● What to work on: Output only the lines from the one holding "Compute the Internet" to the end of the data below, please, copied exactly.

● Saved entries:
·····

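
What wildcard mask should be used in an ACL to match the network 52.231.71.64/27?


Subnet mask: 255.255.255.224
Wildcard = 255.255.255.255 - subnet mask
255 - 255 = 0
255 - 255 = 0
255 - 255 = 0
255 - 224 = 31
Wildcard: 0.0.0.31


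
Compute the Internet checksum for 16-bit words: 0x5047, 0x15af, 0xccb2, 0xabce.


Sum all words (with carry folding):
+ 0x5047 = 0x5047
+ 0x15af = 0x65f6
+ 0xccb2 = 0x32a9
+ 0xabce = 0xde77
One's complement: ~0xde77
Checksum = 0x2188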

·····

● Exercise answer:
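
Compute the Internet checksum for 16-bit words: 0x5047, 0x15af, 0xccb2, 0xabce.


Sum all words (with carry folding):
+ 0x5047 = 0x5047
+ 0x15af = 0x65f6
+ 0xccb2 = 0x32a9
+ 0xabce = 0xde77
One's complement: ~0xde77
Checksum = 0x2188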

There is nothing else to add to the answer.